═════ ENTRIES PROVIDED ═════

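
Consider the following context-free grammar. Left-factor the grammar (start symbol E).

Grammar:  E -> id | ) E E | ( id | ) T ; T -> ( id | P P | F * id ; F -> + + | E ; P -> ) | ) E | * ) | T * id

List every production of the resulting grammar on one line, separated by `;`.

E -> id | ( id | ) E'; T -> ( id | P P | F * id; F -> + + | E; P -> * ) | T * id | ) P'; E' -> E E | T; P' -> epsilon | E

E has alternatives sharing prefix ')': factor to E → ) E' with E' → E E | T.
P has alternatives sharing prefix ')': factor to P → ) P' with P' → ε | E.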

═════

PROBLEM DETAILS:
When you transcribe the listing, make each line match the original exactly.

REPLY:
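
Consider the following context-free grammar. Left-factor the grammar (start symbol E).

Grammar:  E -> id | ) E E | ( id | ) T ; T -> ( id | P P | F * id ; F -> + + | E ; P -> ) | ) E | * ) | T * id

List every production of the resulting grammar on one line, separated by `;`.

E -> id | ( id | ) E'; T -> ( id | P P | F * id; F -> + + | E; P -> * ) | T * id | ) P'; E' -> E E | T; P' -> epsilon | E

E has alternatives sharing prefix ')': factor to E → ) E' with E' → E E | T.
P has alternatives sharing prefix ')': factor to P → ) P' with P' → ε | E.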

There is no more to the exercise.